> Recorded information:
···
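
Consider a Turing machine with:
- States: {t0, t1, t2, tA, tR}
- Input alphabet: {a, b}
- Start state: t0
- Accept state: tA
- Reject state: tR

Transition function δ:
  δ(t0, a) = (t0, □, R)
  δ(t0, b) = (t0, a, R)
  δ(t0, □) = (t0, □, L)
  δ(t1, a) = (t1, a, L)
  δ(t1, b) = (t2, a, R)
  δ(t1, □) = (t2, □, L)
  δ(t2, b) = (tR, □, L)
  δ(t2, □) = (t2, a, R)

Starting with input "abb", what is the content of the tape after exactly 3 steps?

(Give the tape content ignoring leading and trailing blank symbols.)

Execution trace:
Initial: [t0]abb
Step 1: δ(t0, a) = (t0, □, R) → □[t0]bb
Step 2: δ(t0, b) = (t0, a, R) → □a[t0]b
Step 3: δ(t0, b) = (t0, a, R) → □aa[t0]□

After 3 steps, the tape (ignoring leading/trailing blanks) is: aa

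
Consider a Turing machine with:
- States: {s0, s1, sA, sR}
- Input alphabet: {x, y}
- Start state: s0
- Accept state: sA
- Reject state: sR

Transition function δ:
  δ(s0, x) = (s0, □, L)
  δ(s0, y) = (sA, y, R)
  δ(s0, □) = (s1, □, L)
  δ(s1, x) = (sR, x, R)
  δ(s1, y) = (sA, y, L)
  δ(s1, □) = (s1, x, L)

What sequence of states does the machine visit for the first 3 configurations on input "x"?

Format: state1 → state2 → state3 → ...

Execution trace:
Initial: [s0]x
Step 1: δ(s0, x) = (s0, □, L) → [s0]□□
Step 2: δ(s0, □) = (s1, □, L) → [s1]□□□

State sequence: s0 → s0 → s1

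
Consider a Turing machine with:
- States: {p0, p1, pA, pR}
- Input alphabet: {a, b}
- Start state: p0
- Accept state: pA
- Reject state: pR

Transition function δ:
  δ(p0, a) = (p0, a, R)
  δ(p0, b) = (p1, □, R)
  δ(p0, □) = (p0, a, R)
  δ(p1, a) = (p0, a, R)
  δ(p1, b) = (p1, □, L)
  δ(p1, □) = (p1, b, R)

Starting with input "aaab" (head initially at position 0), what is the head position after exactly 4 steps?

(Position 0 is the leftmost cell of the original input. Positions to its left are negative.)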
···
> Task to carry out:
Examine the records above and state the number of lines that include "Accept", with no further text.

> Exercise solution:
3